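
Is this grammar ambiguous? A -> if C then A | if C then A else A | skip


dangling else: 'if C then if C then skip else skip' parses two ways
Ambiguous


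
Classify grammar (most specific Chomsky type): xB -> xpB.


LHS has context (more than one symbol) and |LHS| ≤ |RHS|
Classification: Type 1 (Context-Sensitive)


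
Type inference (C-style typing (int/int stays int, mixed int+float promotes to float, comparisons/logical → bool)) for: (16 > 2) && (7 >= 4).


Operand types: bool && bool
Rule: logical operators take bool operands and yield bool
Result type: bool


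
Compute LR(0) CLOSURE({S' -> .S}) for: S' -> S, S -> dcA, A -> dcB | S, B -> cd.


Start: S' -> .S
For each item with dot before a nonterminal B, add B -> .γ for every B-production
Closure: [S' -> .S, S -> .dcA]


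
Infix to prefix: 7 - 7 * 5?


'*' binds tighter: tree is (- 7 (* 7 5))
Prefix: - 7 * 7 5


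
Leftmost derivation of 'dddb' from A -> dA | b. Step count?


Derivation: A => dA => ddA => dddA => dddb
Steps: 4


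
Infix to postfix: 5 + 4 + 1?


Left to right (same or higher precedence on left)
Postfix: 5 4 + 1 +


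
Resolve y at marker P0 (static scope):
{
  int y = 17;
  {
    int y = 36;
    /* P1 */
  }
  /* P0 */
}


y declared in the same block as P0
y = 17


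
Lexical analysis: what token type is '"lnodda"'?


Pattern: double-quoted sequence
Type: STRING_LITERAL


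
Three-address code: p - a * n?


Break into single-operator statements:
t1 = a * n
t2 = p - t1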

▶ _TASK DIRECTIONS_
All entries shown above should be printed again exactly.

▶ _SOLVED EXERCISE_
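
Is this grammar ambiguous? A -> if C then A | if C then A else A | skip


dangling else: 'if C then if C then skip else skip' parses two ways
Ambiguous


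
Classify grammar (most specific Chomsky type): xB -> xpB.


LHS has context (more than one symbol) and |LHS| ≤ |RHS|
Classification: Type 1 (Context-Sensitive)


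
Type inference (C-style typing (int/int stays int, mixed int+float promotes to float, comparisons/logical → bool)) for: (16 > 2) && (7 >= 4).


Operand types: bool && bool
Rule: logical operators take bool operands and yield bool
Result type: bool


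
Compute LR(0) CLOSURE({S' -> .S}) for: S' -> S, S -> dcA, A -> dcB | S, B -> cd.


Start: S' -> .S
For each item with dot before a nonterminal B, add B -> .γ for every B-production
Closure: [S' -> .S, S -> .dcA]


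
Infix to prefix: 7 - 7 * 5?


'*' binds tighter: tree is (- 7 (* 7 5))
Prefix: - 7 * 7 5


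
Leftmost derivation of 'dddb' from A -> dA | b. Step count?


Derivation: A => dA => ddA => dddA => dddb
Steps: 4


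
Infix to postfix: 5 + 4 + 1?


Left to right (same or higher precedence on left)
Postfix: 5 4 + 1 +


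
Resolve y at marker P0 (static scope):
{
  int y = 17;
  {
    int y = 36;
    /* P1 */
  }
  /* P0 */
}


y declared in the same block as P0
y = 17


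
Lexical analysis: what token type is '"lnodda"'?


Pattern: double-quoted sequence
Type: STRING_LITERAL


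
Three-address code: p - a * n?


Break into single-operator statements:
t1 = a * n
t2 = p - t1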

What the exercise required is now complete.